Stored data
((

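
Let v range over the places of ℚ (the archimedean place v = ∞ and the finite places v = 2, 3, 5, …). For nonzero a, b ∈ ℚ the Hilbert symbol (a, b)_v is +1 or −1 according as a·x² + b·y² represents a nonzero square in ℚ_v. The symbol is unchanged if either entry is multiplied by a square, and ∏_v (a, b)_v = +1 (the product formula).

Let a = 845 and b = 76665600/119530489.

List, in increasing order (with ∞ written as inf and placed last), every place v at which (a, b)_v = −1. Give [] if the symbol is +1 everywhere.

[]

(a, b) ≡ (5, 11) mod (ℚ^×)²; places V = {2, 3, 5, 11, 13, 29, ∞}.
(a,b)_∞: sgn(5)=+, sgn(11)=+, so +1.
(a,b)_29: α=0, u≡4; β=-4, v≡21 (mod 29); (4|29)=+1, (21|29)=-1; sign (−1)^0·+1^-4·-1^0 = +1.
(a,b)_13: α=2, u≡5; β=-2, v≡8 (mod 13); (5|13)=-1, (8|13)=-1; sign (−1)^0·-1^-2·-1^2 = +1.
(a,b)_11: α=0, u≡9; β=3, v≡4 (mod 11); (9|11)=+1, (4|11)=+1; sign (−1)^0·+1^3·+1^0 = +1.
(a,b)_5: α=1, u≡4; β=2, v≡1 (mod 5); (4|5)=+1, (1|5)=+1; sign (−1)^0·+1^2·+1^1 = +1.
(a,b)_3: α=0, u≡2; β=2, v≡2 (mod 3); (2|3)=-1, (2|3)=-1; sign (−1)^0·-1^2·-1^0 = +1.
(a,b)_2: α=0, β=8; u≡5, v≡3 (mod 8); ε(u)ε(v)=0·1, αω(v)=0·1, βω(u)=8·1; sum ≡ 0  ⇒  +1.
Ram(a, b) = ∅: the form 5·x² + 11·y² − z² is isotropic over every ℚ_v, so by Hasse–Minkowski it is isotropic over ℚ.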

))

What this task involves: Please output an exact copy of the lines above, from the opening line of the data down to the line that contains "Let a = 845 and b = 76665600/119530489.".

Answer to this task:
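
Let v range over the places of ℚ (the archimedean place v = ∞ and the finite places v = 2, 3, 5, …). For nonzero a, b ∈ ℚ the Hilbert symbol (a, b)_v is +1 or −1 according as a·x² + b·y² represents a nonzero square in ℚ_v. The symbol is unchanged if either entry is multiplied by a square, and ∏_v (a, b)_v = +1 (the product formula).

Let a = 845 and b = 76665600/119530489.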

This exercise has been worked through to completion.